The answer should consist solely of the lines from the first one below through the line containing "Q' = (168943854743316", copied exactly.

[Data entries]
==================================================

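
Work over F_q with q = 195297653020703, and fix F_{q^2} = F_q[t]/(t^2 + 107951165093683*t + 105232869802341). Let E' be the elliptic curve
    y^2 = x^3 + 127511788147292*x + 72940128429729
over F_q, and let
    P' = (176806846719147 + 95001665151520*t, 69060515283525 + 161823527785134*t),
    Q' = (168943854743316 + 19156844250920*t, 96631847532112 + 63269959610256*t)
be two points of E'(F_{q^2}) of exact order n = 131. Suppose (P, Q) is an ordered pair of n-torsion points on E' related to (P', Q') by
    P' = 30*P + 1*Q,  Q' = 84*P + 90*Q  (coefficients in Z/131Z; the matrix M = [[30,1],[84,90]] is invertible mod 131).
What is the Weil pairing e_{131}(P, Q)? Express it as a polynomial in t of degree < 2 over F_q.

51249098658579 + 95020234306805*t

e_{131}(aP+bQ,cP+dQ) = e_{131}(P,Q)^(ad-bc); with (a,b,c,d)=(30,1,84,90) this gives the det-131 law.
30*90 - 1*84 = 2616; reduced mod 131: det = 127, inverse 98.
8-bit Miller (10000011) on E'/F_{195297653020703} with a'=127511788147292, b'=72940128429729: accumulate tangent/chord ratios at Q'+S and P'+S'.
The quotient is 125379503612915 + 144910302108756*t.
Hence e(P,Q) = 51249098658579 + 95020234306805*t in F_{195297653020703^2}^*.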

==================================================

▶ _Finished exercise_
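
Work over F_q with q = 195297653020703, and fix F_{q^2} = F_q[t]/(t^2 + 107951165093683*t + 105232869802341). Let E' be the elliptic curve
    y^2 = x^3 + 127511788147292*x + 72940128429729
over F_q, and let
    P' = (176806846719147 + 95001665151520*t, 69060515283525 + 161823527785134*t),
    Q' = (168943854743316 + 19156844250920*t, 96631847532112 + 63269959610256*t)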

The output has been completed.